TASK GOAL: Write out the following records exactly, each one in full.

DATASET:
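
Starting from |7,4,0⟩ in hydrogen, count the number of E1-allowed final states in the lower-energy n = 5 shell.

3

E1 requires Δl = ±1, so l_f ∈ {3, 5}; with 0 ≤ l_f ≤ n_f−1 = 4, the allowed l_f values are {3}.
For l_f = 3: m_f ∈ {m_i−1, m_i, m_i+1} ∩ [−3, 3] = {-1, 0, 1} → 3 states.
Total: 3.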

RESULT BELOW:
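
Starting from |7,4,0⟩ in hydrogen, count the number of E1-allowed final states in the lower-energy n = 5 shell.

3

E1 requires Δl = ±1, so l_f ∈ {3, 5}; with 0 ≤ l_f ≤ n_f−1 = 4, the allowed l_f values are {3}.
For l_f = 3: m_f ∈ {m_i−1, m_i, m_i+1} ∩ [−3, 3] = {-1, 0, 1} → 3 states.
Total: 3.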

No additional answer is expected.